» Task to complete
Print every record exactly.
[Given entries Boundary: Start]
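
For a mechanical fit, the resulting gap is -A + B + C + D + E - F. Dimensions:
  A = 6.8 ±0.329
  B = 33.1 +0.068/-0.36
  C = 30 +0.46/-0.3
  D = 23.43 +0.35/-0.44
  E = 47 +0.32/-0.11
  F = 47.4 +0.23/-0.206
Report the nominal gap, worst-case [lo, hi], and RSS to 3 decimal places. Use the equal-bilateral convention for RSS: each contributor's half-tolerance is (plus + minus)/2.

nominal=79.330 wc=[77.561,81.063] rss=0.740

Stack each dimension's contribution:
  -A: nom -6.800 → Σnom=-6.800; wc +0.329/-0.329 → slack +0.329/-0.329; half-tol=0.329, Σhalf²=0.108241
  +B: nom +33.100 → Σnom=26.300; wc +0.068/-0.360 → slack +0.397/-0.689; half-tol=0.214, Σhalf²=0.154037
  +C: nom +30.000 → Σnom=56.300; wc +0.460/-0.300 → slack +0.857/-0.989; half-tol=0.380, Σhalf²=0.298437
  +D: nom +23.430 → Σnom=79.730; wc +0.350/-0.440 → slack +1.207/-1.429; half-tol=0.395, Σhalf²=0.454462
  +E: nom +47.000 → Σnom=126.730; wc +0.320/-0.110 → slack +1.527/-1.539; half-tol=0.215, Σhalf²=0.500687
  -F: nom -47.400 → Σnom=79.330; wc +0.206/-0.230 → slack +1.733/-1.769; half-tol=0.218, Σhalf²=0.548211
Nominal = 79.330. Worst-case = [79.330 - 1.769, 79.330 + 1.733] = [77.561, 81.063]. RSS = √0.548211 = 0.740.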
[Given entries Boundary: End]
» Result for this exercise
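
For a mechanical fit, the resulting gap is -A + B + C + D + E - F. Dimensions:
  A = 6.8 ±0.329
  B = 33.1 +0.068/-0.36
  C = 30 +0.46/-0.3
  D = 23.43 +0.35/-0.44
  E = 47 +0.32/-0.11
  F = 47.4 +0.23/-0.206
Report the nominal gap, worst-case [lo, hi], and RSS to 3 decimal places. Use the equal-bilateral convention for RSS: each contributor's half-tolerance is (plus + minus)/2.

nominal=79.330 wc=[77.561,81.063] rss=0.740

Stack each dimension's contribution:
  -A: nom -6.800 → Σnom=-6.800; wc +0.329/-0.329 → slack +0.329/-0.329; half-tol=0.329, Σhalf²=0.108241
  +B: nom +33.100 → Σnom=26.300; wc +0.068/-0.360 → slack +0.397/-0.689; half-tol=0.214, Σhalf²=0.154037
  +C: nom +30.000 → Σnom=56.300; wc +0.460/-0.300 → slack +0.857/-0.989; half-tol=0.380, Σhalf²=0.298437
  +D: nom +23.430 → Σnom=79.730; wc +0.350/-0.440 → slack +1.207/-1.429; half-tol=0.395, Σhalf²=0.454462
  +E: nom +47.000 → Σnom=126.730; wc +0.320/-0.110 → slack +1.527/-1.539; half-tol=0.215, Σhalf²=0.500687
  -F: nom -47.400 → Σnom=79.330; wc +0.206/-0.230 → slack +1.733/-1.769; half-tol=0.218, Σhalf²=0.548211
Nominal = 79.330. Worst-case = [79.330 - 1.769, 79.330 + 1.733] = [77.561, 81.063]. RSS = √0.548211 = 0.740.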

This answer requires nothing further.